**What is needed**
In the entries below, find the lines with the word "invoices" and copy them.

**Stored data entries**
- Opening Delimiter -

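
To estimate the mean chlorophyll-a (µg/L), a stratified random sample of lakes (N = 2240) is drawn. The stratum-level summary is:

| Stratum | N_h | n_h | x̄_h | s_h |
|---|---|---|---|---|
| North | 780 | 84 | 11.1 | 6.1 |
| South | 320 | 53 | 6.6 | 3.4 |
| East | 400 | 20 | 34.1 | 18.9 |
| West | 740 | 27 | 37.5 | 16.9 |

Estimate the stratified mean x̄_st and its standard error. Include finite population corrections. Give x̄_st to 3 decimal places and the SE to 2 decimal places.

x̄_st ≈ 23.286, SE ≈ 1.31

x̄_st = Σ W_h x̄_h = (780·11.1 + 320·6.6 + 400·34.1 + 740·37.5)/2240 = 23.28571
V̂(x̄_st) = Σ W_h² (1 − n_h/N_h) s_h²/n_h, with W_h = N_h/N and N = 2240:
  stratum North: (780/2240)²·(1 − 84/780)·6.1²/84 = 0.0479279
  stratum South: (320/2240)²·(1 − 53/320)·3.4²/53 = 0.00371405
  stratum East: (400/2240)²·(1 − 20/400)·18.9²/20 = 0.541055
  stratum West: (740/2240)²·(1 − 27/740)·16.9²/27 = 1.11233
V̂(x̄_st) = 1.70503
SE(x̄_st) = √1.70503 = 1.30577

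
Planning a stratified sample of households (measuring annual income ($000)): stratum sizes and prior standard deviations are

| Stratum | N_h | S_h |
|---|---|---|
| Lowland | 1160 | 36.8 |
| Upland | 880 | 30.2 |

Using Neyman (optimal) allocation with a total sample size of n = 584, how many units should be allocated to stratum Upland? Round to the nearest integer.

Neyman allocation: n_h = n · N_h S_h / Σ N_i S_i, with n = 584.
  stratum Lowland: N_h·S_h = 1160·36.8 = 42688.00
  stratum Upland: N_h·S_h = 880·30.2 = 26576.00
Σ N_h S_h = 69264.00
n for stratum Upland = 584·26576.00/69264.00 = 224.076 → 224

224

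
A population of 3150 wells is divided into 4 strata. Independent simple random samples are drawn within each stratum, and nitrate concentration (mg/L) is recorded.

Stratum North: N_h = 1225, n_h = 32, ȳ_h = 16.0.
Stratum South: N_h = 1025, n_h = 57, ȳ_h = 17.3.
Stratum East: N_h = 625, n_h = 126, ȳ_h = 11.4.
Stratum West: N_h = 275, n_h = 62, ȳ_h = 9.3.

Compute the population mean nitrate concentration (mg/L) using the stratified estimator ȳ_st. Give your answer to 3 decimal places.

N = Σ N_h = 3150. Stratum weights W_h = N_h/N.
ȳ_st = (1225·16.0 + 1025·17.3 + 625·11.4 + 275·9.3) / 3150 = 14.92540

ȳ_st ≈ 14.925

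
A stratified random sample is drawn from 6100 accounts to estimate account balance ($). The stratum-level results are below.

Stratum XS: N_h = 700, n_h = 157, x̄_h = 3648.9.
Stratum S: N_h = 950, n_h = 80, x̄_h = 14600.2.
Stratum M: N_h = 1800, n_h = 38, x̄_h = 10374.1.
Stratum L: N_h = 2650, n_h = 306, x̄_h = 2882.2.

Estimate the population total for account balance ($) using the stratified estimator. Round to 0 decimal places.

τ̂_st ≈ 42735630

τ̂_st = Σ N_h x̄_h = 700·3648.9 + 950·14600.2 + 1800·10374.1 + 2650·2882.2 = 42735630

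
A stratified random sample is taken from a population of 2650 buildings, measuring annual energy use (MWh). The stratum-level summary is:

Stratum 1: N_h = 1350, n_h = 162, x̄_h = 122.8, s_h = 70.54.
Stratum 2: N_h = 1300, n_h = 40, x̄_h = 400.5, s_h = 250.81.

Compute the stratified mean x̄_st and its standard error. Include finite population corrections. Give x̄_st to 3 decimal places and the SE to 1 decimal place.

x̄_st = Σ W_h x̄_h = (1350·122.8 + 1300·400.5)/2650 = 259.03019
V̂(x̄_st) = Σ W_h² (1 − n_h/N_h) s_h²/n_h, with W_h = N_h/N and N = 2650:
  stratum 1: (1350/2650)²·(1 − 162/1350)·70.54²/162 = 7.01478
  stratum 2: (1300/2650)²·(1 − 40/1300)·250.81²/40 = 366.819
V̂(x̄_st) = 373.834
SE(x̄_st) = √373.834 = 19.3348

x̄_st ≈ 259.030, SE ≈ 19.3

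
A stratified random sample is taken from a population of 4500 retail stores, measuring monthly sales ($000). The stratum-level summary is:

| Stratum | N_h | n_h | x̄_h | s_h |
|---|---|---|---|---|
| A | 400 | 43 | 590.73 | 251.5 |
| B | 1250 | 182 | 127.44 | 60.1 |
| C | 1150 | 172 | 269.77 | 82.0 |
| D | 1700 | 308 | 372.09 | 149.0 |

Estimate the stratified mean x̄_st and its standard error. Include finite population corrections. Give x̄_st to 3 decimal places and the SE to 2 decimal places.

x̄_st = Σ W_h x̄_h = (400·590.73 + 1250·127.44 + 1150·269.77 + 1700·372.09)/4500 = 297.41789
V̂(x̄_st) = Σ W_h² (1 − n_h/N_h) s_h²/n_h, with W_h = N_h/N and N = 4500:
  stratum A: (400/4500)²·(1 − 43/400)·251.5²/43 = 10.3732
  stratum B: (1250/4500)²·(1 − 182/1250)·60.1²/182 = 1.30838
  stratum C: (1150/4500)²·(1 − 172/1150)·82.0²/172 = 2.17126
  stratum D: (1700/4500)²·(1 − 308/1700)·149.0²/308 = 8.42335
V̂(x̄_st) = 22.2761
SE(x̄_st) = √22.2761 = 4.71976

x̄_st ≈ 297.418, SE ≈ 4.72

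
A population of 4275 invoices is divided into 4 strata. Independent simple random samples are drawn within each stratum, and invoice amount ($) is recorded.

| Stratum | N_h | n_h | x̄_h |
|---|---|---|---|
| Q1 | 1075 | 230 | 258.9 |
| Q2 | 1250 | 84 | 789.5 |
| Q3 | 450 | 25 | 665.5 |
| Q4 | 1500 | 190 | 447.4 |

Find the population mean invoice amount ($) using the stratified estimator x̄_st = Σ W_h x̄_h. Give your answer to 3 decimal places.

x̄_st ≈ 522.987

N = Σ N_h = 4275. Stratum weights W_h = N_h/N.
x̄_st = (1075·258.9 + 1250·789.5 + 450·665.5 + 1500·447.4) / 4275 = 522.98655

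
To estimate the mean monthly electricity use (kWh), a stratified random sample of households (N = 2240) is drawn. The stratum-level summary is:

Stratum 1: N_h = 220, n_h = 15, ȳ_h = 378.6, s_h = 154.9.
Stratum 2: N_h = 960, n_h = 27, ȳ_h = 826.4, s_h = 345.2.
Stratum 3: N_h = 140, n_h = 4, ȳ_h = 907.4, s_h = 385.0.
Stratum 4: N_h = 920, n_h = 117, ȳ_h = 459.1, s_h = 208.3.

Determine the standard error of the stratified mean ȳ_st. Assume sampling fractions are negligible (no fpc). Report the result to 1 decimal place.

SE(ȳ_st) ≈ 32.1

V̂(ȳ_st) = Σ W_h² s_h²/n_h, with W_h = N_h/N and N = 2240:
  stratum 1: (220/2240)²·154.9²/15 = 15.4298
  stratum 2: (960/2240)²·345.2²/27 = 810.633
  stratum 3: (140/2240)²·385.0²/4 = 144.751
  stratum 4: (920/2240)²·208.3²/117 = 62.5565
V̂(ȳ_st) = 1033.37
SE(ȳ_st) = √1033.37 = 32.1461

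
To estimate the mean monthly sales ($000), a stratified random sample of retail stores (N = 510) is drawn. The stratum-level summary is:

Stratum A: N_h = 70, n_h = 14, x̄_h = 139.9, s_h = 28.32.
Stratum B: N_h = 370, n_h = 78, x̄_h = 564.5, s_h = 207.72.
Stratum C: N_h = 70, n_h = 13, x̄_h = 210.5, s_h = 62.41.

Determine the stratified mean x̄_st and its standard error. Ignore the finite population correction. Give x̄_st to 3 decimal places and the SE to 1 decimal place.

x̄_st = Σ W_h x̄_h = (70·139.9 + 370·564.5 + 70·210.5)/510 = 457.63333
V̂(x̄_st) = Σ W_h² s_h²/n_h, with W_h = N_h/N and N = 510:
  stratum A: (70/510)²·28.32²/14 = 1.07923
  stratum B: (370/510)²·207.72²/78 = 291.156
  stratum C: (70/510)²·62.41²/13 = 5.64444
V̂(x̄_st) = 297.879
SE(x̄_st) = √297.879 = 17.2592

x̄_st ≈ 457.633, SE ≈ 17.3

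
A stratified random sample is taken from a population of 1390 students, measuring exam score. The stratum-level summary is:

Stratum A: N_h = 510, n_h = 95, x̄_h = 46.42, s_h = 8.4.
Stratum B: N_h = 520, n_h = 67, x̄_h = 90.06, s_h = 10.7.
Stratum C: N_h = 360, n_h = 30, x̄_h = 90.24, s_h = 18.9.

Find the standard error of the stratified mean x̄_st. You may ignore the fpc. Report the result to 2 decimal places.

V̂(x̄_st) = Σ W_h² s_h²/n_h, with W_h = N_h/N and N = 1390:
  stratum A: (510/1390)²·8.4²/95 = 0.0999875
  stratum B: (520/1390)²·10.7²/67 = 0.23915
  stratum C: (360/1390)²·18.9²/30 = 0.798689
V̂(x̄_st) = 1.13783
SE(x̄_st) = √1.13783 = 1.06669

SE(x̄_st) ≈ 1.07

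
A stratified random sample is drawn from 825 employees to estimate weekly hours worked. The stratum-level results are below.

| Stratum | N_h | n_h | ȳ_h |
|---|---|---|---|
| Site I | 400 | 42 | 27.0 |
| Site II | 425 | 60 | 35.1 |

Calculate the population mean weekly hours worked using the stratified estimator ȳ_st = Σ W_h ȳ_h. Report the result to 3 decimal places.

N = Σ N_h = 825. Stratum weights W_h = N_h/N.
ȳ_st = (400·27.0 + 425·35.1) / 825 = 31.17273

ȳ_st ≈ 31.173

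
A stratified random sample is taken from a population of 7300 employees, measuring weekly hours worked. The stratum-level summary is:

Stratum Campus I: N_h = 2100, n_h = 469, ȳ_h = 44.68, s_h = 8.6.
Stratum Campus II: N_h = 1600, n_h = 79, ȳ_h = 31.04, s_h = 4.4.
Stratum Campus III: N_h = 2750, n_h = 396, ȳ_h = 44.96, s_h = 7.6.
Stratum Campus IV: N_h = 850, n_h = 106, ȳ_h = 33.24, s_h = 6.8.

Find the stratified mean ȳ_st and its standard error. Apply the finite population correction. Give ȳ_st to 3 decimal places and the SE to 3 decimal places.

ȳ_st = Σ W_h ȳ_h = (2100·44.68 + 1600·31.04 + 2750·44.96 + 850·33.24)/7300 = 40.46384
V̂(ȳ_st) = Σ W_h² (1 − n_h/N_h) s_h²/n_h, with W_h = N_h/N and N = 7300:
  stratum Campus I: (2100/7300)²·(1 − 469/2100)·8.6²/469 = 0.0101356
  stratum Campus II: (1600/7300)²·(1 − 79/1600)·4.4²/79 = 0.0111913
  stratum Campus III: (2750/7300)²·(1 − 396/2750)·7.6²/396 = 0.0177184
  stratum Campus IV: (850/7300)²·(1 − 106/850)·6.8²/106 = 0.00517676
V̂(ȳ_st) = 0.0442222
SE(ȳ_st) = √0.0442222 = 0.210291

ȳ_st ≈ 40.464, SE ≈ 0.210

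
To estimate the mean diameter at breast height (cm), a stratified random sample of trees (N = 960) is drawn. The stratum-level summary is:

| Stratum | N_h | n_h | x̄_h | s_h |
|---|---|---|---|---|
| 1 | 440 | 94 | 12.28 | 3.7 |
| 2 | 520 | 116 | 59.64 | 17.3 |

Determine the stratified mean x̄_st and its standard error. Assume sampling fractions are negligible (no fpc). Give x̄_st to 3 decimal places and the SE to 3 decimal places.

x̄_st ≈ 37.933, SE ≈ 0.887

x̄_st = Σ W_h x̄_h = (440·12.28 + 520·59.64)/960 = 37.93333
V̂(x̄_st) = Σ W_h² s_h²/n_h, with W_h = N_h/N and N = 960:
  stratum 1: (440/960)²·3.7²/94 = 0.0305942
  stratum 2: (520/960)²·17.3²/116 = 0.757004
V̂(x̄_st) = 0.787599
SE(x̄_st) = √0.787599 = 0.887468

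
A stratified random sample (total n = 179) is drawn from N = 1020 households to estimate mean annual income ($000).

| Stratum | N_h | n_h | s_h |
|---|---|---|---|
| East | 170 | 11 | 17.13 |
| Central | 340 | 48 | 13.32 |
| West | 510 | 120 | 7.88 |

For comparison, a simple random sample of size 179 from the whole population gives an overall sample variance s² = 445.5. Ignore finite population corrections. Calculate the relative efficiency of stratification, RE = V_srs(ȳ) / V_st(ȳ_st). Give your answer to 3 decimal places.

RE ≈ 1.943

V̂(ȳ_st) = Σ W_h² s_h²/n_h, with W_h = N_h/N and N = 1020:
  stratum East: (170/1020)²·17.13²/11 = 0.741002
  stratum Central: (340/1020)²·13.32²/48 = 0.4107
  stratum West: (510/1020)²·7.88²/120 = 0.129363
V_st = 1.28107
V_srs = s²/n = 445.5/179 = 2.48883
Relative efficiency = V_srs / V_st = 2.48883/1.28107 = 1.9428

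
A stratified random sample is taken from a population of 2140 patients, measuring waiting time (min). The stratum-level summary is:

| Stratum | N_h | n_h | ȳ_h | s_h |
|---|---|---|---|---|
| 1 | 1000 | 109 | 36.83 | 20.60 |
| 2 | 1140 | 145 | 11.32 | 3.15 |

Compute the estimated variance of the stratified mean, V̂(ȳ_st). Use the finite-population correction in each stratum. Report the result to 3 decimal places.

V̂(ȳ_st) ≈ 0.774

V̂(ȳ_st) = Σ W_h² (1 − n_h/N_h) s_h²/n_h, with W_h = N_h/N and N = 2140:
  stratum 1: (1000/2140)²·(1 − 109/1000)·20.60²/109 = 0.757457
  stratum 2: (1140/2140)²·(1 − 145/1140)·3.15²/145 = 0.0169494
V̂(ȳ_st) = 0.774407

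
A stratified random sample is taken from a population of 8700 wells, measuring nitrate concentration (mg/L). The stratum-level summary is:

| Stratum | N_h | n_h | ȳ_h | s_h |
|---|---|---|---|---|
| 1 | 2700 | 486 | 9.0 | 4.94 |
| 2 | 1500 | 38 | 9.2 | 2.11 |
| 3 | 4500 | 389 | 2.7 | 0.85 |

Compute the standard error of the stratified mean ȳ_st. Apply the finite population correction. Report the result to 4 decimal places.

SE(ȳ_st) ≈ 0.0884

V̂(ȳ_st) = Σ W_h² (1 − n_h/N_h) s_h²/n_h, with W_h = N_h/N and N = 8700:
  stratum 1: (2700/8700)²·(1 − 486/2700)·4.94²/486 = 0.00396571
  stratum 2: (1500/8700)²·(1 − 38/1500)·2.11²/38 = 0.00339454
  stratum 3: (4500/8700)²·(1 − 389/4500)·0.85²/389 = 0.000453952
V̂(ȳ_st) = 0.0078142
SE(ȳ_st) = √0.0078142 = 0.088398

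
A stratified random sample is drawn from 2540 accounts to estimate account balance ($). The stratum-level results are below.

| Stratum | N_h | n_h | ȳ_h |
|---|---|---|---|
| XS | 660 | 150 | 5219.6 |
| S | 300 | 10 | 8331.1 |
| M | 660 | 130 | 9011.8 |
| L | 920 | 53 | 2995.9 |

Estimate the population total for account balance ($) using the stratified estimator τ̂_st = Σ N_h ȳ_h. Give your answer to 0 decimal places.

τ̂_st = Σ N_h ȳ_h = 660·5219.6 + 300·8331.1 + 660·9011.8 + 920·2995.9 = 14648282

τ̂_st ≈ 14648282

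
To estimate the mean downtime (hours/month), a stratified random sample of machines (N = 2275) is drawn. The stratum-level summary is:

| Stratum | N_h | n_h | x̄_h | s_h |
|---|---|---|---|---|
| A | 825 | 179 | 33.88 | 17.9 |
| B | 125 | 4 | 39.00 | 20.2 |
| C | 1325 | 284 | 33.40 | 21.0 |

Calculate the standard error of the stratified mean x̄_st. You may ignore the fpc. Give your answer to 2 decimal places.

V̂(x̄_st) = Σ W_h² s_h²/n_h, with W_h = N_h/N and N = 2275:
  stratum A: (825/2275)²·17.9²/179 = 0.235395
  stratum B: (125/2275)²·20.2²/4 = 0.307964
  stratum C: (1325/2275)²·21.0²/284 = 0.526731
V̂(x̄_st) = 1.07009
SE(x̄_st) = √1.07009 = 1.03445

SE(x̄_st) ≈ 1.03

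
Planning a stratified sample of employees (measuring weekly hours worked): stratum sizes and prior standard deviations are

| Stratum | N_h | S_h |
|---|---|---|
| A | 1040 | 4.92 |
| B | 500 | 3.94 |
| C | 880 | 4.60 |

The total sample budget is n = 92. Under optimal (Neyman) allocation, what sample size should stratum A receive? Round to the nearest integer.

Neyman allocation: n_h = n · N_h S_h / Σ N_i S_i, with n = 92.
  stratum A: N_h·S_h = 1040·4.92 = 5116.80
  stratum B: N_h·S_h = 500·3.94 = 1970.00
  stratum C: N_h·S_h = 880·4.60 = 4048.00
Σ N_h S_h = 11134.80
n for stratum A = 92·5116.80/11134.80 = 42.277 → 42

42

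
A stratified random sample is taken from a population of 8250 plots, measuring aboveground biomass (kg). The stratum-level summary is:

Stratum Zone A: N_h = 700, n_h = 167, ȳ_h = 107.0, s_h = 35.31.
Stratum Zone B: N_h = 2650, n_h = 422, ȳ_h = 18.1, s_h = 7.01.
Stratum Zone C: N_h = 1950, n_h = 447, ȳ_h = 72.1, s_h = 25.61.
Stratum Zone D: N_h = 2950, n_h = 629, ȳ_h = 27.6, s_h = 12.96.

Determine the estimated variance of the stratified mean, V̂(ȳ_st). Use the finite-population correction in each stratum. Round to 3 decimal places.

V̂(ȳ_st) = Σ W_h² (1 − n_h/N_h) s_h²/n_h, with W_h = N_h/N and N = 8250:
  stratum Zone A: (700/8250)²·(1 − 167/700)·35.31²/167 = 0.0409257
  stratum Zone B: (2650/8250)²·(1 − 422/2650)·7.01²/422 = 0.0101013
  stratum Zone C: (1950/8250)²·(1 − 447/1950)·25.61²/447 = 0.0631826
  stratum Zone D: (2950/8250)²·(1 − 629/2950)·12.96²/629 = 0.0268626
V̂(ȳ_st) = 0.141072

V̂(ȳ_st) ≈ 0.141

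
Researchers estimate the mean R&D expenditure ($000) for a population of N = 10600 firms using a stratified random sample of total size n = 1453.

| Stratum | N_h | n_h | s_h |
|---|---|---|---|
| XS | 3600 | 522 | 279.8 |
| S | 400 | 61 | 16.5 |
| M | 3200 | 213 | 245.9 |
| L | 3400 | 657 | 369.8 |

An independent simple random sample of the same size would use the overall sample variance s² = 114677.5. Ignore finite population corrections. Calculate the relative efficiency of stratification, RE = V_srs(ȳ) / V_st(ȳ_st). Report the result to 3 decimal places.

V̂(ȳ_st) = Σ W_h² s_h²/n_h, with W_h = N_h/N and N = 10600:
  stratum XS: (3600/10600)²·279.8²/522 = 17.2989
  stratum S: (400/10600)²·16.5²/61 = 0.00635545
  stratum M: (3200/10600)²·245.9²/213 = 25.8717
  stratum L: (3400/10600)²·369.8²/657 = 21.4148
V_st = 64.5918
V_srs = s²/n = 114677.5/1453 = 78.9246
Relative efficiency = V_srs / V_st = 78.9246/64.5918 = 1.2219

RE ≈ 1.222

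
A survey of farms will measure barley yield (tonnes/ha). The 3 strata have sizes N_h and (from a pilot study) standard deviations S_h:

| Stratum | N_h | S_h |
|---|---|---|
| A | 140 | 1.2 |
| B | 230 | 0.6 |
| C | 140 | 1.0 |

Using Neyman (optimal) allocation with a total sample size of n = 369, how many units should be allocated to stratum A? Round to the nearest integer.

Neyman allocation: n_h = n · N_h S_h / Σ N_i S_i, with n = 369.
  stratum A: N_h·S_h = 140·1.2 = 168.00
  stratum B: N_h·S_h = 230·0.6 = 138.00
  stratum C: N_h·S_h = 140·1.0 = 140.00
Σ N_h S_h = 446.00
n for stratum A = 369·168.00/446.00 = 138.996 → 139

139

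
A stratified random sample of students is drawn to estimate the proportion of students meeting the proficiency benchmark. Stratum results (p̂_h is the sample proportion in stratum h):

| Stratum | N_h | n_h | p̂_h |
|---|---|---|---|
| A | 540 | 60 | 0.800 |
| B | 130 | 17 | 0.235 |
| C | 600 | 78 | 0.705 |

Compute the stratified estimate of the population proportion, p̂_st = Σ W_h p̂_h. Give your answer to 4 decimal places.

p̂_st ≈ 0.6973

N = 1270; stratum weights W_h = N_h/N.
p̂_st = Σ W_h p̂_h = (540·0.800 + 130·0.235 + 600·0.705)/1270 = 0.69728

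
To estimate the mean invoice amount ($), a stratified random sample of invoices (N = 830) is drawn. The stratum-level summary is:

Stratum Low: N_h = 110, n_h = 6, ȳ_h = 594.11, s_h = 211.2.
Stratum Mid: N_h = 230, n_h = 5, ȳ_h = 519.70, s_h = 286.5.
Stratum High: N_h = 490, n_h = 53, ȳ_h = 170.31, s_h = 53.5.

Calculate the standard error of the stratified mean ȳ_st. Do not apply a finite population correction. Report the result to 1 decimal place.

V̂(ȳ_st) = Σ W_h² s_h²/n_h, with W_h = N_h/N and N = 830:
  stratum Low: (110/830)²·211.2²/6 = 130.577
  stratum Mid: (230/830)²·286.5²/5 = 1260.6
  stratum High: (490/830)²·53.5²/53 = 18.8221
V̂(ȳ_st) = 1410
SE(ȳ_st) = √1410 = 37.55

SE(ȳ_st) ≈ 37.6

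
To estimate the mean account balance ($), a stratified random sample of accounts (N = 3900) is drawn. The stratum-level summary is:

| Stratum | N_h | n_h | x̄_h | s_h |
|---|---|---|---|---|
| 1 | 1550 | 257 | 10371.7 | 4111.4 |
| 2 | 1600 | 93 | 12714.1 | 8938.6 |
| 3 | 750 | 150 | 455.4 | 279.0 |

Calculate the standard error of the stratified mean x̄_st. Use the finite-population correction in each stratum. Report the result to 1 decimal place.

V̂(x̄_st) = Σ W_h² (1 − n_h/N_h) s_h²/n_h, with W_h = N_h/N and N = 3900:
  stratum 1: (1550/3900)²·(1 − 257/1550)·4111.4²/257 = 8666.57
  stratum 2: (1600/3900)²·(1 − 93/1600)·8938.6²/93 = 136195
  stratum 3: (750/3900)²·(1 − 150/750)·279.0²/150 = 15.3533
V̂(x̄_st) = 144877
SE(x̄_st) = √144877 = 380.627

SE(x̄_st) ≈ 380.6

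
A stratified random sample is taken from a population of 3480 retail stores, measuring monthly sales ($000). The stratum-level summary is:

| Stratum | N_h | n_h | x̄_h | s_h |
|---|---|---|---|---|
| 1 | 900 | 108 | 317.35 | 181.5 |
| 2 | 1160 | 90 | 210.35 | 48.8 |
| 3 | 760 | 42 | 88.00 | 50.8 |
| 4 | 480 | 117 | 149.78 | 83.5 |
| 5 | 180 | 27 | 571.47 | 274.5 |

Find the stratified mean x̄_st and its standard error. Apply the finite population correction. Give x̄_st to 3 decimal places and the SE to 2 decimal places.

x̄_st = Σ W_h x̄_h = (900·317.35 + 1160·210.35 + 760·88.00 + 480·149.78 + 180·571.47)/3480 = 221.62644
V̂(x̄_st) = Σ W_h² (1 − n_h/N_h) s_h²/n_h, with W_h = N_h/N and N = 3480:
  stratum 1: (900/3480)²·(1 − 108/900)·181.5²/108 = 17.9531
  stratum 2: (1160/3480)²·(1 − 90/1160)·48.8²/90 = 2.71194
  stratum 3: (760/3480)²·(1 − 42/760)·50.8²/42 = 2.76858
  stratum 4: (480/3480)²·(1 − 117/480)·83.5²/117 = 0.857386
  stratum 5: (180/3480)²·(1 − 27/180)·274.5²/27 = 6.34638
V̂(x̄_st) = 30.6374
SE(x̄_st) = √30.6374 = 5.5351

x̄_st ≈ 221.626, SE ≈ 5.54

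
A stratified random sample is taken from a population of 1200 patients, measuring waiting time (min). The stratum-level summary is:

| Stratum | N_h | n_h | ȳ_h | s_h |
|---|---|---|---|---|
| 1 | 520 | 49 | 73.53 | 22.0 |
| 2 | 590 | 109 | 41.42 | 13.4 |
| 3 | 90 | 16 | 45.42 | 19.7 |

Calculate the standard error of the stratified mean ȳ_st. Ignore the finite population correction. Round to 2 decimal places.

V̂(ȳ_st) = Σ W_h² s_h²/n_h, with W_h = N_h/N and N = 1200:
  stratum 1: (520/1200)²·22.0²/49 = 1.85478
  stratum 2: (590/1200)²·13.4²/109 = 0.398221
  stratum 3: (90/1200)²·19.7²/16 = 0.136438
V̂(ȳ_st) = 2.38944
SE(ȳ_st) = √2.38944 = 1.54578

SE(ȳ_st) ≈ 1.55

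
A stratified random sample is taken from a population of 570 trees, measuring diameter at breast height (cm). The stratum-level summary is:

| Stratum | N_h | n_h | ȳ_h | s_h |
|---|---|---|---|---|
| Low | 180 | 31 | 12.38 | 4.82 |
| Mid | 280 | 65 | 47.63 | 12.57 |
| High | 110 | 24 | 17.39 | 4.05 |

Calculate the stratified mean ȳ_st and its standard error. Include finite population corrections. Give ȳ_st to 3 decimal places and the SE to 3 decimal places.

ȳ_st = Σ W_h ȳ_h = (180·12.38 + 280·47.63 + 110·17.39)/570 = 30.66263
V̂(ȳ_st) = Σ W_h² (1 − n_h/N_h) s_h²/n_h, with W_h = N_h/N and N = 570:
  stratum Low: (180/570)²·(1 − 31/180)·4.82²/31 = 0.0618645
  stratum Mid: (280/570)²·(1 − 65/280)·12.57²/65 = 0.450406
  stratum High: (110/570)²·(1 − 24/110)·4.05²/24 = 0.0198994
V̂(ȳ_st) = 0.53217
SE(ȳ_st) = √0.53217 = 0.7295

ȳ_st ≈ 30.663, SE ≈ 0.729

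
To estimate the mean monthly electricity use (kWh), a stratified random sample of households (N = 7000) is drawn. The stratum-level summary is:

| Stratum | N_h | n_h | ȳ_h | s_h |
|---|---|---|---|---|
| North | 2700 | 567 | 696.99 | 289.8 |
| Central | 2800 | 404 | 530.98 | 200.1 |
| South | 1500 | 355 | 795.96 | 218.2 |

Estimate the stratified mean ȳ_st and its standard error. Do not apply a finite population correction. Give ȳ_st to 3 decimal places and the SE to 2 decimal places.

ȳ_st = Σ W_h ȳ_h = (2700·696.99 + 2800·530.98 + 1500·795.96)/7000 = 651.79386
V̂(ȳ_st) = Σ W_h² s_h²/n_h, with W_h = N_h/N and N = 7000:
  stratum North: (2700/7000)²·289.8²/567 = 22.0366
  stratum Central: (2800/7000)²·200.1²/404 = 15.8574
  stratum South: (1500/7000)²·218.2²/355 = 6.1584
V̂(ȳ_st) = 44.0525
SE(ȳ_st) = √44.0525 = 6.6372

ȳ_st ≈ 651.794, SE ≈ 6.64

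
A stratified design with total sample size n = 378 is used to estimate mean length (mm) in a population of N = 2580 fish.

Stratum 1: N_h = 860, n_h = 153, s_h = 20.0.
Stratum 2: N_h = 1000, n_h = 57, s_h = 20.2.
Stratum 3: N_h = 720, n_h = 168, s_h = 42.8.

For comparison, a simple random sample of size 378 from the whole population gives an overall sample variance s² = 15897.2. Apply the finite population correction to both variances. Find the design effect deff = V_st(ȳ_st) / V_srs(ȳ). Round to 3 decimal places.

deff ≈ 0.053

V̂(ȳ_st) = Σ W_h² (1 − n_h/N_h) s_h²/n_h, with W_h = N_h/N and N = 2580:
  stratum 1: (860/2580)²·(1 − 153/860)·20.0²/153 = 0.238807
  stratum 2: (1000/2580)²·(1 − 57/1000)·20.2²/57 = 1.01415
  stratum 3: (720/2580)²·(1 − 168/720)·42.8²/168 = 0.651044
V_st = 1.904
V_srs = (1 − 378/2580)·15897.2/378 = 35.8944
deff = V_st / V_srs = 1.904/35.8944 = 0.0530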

- Closing Delimiter -

**Answer section**
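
A population of 4275 invoices is divided into 4 strata. Independent simple random samples are drawn within each stratum, and invoice amount ($) is recorded.
To estimate the mean invoice amount ($), a stratified random sample of invoices (N = 830) is drawn. The stratum-level summary is: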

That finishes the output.